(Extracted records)
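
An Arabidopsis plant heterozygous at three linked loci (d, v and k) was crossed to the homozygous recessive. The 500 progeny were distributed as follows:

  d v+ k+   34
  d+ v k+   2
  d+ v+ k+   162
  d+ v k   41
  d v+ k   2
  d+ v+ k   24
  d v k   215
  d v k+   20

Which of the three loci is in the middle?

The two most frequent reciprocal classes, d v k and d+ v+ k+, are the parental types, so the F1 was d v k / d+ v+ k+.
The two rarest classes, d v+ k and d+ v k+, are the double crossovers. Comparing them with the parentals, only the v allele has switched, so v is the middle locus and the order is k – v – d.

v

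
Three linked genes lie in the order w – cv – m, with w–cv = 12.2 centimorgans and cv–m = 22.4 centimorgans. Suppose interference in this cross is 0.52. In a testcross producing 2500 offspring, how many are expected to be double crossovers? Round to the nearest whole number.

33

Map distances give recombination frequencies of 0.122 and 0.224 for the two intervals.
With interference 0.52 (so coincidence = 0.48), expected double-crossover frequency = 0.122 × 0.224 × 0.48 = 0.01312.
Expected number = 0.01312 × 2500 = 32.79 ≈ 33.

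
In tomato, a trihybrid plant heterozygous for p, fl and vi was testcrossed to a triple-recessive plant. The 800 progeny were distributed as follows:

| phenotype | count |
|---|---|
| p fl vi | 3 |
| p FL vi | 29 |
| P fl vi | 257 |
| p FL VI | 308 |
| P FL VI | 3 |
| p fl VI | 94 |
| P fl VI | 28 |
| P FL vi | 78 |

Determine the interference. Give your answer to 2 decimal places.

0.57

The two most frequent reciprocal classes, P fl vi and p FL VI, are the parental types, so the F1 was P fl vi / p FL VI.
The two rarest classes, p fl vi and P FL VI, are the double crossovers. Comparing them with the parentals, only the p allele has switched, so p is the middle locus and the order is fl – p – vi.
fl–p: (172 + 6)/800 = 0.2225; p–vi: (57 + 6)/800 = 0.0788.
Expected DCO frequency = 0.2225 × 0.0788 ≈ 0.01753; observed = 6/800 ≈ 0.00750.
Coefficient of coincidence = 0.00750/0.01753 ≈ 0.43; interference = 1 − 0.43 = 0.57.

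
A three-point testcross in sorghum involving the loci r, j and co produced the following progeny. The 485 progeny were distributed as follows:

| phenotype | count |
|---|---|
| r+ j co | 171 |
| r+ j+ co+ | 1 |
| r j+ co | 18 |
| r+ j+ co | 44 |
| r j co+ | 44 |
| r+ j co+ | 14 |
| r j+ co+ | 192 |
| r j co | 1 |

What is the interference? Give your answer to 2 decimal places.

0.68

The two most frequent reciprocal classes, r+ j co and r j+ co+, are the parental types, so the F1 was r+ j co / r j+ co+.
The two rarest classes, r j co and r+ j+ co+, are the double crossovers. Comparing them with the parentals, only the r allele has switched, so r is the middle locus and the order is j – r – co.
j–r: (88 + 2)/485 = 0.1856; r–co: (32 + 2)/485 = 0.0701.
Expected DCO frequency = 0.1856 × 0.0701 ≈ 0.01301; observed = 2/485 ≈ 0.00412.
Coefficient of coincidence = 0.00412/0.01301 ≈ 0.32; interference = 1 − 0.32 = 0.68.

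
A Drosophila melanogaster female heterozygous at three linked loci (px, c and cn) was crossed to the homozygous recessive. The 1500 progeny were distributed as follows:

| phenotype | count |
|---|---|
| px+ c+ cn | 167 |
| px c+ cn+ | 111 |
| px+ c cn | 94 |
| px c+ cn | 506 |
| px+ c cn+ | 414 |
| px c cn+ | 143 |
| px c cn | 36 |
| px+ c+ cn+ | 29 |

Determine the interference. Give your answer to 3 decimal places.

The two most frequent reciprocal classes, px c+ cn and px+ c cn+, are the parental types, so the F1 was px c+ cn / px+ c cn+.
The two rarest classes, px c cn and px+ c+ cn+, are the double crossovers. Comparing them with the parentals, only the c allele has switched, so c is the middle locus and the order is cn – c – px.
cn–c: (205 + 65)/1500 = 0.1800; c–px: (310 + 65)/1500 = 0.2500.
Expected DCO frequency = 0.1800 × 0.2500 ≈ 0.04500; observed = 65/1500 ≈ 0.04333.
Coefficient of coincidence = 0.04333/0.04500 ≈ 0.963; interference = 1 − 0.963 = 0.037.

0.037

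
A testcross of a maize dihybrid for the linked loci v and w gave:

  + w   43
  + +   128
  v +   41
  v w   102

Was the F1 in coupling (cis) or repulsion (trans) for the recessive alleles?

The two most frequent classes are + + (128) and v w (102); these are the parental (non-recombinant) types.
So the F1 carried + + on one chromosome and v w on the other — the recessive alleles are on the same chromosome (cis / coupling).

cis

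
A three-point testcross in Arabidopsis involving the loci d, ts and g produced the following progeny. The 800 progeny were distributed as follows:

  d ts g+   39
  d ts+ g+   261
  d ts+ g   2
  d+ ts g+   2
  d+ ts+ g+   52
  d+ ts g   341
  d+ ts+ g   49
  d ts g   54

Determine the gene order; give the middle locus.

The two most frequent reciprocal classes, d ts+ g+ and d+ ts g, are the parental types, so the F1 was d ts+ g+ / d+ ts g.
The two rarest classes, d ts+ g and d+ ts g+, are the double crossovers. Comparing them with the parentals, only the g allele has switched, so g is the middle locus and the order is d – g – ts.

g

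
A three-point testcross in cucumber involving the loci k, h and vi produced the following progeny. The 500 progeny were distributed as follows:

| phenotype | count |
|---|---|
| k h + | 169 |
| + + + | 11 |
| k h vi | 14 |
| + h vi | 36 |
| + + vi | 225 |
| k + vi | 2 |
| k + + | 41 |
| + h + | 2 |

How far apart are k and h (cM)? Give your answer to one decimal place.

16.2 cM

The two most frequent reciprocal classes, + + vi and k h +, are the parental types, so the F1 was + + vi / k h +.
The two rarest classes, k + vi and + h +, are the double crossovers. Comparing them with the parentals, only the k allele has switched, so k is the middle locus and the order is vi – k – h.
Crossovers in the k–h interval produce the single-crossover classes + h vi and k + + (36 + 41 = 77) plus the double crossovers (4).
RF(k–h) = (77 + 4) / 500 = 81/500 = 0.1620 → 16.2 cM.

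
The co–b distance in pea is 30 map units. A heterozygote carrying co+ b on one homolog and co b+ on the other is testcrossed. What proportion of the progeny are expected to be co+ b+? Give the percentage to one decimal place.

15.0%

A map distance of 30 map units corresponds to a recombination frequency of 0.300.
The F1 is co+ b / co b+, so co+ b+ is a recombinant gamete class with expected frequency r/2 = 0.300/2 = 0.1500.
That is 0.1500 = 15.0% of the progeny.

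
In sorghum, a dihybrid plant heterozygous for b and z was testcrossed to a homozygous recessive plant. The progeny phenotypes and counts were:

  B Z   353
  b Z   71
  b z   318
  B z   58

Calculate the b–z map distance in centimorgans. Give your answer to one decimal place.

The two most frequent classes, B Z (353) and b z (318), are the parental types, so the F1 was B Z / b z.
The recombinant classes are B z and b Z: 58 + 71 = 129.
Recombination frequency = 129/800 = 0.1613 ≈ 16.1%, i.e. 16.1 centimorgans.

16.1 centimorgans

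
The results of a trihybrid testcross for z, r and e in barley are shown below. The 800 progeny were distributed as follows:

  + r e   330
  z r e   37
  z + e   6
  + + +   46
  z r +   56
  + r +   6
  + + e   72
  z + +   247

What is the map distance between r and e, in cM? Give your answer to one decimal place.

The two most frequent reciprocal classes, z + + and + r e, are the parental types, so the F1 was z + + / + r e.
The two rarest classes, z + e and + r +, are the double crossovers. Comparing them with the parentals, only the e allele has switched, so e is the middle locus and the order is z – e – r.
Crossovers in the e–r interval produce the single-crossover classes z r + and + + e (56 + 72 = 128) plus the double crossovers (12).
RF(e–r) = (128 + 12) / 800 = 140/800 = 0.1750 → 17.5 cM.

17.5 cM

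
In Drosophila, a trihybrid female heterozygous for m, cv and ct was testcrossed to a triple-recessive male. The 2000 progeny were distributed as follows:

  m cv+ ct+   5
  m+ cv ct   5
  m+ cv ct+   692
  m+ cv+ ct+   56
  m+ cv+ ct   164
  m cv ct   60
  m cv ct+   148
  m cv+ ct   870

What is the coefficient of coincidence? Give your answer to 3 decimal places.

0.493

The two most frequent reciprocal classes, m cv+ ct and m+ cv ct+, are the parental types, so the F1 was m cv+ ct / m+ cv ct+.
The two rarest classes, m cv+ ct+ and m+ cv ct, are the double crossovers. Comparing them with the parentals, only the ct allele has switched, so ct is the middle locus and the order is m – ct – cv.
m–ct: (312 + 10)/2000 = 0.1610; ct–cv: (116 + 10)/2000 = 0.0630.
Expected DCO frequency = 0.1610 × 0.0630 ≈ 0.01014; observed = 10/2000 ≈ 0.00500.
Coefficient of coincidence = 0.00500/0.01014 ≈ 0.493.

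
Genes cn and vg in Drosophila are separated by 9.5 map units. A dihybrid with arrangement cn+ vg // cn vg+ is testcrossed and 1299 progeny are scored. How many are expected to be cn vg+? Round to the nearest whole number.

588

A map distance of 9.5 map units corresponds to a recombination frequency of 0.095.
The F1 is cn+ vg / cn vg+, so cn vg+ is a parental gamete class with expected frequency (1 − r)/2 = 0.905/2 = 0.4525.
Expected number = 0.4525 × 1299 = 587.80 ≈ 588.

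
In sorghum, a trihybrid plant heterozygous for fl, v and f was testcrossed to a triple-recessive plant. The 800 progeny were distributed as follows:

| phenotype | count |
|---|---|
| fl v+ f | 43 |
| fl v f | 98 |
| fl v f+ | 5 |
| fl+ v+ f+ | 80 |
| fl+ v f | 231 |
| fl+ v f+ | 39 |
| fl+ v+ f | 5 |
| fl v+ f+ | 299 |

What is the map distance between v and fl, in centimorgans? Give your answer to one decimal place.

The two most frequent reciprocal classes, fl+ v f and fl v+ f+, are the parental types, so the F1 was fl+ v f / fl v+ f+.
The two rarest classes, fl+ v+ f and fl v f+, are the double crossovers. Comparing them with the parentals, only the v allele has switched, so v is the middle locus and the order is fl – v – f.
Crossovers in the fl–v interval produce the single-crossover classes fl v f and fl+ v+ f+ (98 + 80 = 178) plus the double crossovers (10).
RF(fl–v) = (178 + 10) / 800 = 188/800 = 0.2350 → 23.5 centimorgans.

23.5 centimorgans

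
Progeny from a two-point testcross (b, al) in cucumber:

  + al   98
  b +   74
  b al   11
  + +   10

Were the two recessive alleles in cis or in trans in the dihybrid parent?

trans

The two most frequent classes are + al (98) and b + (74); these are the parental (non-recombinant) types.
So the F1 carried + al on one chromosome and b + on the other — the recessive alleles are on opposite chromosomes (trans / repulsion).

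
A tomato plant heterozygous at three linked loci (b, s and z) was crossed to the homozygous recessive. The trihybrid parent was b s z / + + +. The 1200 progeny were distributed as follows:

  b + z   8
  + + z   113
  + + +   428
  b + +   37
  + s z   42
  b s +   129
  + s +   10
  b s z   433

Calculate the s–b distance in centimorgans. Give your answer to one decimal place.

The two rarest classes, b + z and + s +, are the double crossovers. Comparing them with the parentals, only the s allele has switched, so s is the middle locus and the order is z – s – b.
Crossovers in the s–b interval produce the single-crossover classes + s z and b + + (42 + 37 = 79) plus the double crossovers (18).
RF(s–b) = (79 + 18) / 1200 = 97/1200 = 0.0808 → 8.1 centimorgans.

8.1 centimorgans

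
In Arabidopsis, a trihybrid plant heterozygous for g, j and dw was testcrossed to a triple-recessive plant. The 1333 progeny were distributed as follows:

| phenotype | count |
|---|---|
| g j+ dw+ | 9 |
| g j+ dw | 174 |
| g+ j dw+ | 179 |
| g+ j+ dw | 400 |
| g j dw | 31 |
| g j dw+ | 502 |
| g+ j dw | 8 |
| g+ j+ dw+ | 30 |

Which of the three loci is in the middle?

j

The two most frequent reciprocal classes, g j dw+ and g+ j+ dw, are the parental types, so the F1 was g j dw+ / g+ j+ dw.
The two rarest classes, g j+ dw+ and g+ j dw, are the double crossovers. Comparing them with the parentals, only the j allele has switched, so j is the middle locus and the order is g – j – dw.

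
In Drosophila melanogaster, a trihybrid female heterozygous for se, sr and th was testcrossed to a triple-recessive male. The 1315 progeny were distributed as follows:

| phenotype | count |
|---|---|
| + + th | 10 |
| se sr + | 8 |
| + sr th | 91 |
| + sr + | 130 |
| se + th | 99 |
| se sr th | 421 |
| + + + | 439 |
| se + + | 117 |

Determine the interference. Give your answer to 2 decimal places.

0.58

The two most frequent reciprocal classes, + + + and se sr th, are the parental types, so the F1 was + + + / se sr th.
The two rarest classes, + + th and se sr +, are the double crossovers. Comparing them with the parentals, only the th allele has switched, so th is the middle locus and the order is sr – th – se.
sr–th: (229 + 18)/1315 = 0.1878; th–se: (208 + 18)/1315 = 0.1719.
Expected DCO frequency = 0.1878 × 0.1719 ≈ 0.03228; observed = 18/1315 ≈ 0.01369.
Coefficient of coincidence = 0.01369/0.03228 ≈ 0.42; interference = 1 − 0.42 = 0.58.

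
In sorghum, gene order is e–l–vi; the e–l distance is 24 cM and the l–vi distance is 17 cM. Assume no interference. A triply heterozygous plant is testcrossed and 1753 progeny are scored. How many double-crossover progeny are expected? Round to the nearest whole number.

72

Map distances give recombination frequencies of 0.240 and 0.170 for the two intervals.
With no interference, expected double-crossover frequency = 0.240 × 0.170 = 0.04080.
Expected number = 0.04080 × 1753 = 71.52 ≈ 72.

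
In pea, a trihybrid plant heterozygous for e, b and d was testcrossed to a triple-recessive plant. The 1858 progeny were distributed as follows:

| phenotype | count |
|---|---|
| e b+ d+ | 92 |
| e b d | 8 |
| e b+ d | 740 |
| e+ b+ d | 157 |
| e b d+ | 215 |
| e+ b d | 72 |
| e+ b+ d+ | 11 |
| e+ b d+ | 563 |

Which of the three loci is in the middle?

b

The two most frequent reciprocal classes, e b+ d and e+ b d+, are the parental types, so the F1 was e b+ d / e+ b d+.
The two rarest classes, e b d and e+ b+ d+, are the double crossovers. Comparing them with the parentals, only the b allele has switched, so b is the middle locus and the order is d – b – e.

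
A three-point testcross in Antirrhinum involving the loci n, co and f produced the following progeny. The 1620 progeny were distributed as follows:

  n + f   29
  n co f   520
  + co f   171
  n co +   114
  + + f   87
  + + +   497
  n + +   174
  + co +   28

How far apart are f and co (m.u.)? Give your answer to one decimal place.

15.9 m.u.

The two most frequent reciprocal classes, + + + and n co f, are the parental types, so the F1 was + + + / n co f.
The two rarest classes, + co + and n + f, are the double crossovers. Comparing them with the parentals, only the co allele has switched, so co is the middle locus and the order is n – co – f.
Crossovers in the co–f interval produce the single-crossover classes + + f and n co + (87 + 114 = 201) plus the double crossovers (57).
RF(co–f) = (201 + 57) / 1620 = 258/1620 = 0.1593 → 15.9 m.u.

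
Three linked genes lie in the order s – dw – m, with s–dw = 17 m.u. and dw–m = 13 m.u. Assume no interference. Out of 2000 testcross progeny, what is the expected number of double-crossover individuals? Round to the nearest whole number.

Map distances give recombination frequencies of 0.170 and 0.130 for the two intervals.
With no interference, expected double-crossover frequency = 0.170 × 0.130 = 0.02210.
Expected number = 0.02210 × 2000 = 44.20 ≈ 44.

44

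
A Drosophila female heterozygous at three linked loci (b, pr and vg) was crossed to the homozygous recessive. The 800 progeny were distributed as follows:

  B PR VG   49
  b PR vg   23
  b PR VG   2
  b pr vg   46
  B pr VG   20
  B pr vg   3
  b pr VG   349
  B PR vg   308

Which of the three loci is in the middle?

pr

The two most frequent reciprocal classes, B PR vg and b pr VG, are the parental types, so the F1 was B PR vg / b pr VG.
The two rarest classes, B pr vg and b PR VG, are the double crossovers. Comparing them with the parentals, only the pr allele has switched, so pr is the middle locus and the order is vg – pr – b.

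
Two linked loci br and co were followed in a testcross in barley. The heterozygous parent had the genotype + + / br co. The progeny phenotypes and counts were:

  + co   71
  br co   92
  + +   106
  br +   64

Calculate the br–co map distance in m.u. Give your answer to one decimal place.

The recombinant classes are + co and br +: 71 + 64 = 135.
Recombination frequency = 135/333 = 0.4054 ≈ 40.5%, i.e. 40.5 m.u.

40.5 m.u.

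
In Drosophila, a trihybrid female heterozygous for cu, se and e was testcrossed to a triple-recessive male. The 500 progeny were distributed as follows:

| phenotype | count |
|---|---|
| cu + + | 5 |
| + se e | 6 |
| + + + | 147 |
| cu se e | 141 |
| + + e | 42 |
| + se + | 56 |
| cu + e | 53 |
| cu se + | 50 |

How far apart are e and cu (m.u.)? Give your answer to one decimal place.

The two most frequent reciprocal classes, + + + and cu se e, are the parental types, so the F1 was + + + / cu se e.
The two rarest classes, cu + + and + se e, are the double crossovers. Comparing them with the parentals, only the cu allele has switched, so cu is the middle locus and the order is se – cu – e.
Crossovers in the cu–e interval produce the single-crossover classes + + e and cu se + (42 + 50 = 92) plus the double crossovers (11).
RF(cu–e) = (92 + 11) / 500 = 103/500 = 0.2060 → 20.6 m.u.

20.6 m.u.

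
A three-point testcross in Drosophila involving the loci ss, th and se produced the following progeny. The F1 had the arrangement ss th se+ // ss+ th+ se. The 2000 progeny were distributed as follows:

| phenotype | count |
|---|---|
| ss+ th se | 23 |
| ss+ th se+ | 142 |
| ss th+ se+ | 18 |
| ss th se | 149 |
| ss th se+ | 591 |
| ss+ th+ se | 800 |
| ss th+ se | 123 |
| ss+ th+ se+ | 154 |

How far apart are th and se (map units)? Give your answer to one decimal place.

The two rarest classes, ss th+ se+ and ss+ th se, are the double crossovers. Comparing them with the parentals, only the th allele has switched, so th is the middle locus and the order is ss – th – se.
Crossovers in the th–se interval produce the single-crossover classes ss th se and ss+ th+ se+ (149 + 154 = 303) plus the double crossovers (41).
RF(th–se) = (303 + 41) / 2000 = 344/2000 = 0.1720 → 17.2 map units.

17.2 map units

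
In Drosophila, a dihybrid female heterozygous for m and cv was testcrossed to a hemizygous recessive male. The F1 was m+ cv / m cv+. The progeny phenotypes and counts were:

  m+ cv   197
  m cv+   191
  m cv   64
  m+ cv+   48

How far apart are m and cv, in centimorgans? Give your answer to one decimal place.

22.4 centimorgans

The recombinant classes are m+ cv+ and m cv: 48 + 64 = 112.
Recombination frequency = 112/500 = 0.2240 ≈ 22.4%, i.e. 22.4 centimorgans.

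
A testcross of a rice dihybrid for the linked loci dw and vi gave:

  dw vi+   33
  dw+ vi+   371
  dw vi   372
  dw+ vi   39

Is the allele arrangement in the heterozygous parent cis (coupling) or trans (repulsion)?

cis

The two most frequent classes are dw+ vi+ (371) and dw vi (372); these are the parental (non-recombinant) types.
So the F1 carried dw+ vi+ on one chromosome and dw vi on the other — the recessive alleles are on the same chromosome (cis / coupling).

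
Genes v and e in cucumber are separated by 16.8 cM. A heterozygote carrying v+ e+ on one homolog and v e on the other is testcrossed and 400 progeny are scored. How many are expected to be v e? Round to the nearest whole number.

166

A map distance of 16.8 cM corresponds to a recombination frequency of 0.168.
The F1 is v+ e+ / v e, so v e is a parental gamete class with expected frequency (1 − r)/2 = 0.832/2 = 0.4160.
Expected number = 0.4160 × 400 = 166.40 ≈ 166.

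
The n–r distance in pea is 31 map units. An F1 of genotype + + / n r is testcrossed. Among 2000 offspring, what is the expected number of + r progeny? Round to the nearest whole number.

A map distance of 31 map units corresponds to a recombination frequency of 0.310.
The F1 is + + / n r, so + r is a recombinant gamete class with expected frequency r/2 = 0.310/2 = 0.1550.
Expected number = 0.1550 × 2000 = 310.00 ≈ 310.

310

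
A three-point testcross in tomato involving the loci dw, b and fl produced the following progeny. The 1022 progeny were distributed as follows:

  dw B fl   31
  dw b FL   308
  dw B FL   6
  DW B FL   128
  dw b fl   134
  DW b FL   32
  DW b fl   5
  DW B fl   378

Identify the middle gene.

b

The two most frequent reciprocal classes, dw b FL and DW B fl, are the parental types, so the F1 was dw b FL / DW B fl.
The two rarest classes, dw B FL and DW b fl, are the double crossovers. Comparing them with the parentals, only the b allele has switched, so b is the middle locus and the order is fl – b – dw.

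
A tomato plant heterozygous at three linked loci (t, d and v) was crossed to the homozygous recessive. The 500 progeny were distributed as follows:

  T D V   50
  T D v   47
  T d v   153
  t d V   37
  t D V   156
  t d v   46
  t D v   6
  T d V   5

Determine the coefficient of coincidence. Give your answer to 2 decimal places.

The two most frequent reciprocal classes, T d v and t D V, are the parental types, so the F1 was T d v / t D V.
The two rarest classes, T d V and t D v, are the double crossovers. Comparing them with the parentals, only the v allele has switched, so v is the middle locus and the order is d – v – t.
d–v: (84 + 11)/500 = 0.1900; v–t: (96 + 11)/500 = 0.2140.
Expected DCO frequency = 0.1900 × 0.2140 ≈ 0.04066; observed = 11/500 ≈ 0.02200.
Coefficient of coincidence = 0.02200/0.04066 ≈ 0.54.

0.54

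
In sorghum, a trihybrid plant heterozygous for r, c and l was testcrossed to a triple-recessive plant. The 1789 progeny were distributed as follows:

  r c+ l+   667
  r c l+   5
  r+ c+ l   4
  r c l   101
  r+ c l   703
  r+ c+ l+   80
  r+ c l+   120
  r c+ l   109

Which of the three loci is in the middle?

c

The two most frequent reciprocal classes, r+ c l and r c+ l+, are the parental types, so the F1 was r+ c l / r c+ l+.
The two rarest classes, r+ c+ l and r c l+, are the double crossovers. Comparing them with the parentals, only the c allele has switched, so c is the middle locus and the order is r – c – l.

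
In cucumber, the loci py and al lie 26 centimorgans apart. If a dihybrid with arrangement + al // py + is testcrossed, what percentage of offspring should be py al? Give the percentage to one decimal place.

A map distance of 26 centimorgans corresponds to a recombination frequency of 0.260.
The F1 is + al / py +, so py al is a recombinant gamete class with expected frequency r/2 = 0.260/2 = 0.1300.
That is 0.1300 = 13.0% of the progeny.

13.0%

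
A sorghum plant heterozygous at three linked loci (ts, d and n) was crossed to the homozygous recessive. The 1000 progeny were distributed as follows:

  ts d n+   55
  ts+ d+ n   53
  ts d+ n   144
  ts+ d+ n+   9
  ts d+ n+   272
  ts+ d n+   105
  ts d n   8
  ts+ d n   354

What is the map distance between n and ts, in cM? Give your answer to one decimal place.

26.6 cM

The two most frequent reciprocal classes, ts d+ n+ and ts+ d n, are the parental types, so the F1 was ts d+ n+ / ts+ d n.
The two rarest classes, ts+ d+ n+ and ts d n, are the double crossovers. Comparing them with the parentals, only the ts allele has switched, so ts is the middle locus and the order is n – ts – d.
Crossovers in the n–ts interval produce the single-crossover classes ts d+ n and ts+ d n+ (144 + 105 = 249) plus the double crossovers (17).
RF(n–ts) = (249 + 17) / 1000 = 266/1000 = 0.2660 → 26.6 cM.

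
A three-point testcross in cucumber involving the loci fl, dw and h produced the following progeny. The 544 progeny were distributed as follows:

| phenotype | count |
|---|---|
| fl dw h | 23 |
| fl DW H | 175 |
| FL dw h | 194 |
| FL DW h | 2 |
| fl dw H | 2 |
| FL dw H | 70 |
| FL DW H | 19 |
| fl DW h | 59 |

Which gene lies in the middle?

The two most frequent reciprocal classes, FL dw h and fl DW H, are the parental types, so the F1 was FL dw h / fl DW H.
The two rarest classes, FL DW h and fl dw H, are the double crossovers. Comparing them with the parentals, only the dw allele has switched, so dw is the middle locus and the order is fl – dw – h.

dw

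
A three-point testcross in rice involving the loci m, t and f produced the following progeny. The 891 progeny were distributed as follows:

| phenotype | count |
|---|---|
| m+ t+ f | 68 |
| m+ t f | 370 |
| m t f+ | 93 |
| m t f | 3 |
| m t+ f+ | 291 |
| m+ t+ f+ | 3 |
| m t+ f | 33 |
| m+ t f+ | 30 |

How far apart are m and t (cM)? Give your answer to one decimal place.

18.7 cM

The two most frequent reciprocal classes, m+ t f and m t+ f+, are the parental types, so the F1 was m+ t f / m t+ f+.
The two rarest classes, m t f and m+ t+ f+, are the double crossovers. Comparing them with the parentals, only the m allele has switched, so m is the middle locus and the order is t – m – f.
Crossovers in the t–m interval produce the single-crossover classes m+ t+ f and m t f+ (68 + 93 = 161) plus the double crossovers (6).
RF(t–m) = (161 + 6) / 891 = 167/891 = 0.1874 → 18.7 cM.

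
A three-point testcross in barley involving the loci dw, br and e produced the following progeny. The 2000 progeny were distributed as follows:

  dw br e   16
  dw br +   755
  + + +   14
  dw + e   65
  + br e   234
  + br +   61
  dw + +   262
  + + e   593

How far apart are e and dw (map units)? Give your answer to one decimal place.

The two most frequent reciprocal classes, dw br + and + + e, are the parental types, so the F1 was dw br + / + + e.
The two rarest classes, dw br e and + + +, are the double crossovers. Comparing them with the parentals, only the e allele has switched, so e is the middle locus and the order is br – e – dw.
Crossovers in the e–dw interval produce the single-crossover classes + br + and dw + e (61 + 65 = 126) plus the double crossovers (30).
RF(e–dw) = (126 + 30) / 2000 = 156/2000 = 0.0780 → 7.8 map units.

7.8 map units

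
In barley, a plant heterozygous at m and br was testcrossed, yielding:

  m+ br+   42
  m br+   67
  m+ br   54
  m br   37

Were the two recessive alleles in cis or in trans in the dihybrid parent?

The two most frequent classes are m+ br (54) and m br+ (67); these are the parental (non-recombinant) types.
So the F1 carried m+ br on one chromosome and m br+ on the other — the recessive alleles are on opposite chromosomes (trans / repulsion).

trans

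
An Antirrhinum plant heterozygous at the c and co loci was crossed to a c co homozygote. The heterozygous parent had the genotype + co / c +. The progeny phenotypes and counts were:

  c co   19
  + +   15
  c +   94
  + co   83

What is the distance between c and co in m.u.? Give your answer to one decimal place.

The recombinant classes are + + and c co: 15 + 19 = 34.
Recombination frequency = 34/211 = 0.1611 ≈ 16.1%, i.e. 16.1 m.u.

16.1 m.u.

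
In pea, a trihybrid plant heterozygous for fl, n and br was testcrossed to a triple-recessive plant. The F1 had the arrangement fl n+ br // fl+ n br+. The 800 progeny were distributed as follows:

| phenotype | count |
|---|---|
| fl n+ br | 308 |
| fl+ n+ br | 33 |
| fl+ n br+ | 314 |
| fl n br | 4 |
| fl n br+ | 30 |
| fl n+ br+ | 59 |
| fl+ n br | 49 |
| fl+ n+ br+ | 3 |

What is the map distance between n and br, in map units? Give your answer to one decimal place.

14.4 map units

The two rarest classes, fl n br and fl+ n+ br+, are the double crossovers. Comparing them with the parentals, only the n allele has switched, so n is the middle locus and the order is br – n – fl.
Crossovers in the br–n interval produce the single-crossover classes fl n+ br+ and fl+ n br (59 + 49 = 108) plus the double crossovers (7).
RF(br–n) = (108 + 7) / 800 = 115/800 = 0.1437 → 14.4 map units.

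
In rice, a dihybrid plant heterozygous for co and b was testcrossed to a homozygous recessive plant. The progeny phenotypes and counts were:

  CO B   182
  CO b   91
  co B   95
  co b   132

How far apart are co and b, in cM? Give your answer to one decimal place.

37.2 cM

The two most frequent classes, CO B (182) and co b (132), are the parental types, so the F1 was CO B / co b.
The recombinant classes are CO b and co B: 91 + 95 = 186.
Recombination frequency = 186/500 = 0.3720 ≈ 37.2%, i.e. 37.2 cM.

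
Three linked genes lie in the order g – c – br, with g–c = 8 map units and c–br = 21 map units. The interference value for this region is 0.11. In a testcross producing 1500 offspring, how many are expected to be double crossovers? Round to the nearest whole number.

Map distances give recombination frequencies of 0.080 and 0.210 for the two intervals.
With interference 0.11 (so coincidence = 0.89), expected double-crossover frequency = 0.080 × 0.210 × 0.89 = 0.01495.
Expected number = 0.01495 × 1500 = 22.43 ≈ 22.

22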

§ WHAT YOU WILL DO: If a line in the records contains the word "Antirrhinum", copy it.

§ RESPONSE BELOW:
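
A three-point testcross in Antirrhinum involving the loci n, co and f produced the following progeny. The 1620 progeny were distributed as follows:
An Antirrhinum plant heterozygous at the c and co loci was crossed to a c co homozygote. The heterozygous parent had the genotype + co / c +. The progeny phenotypes and counts were: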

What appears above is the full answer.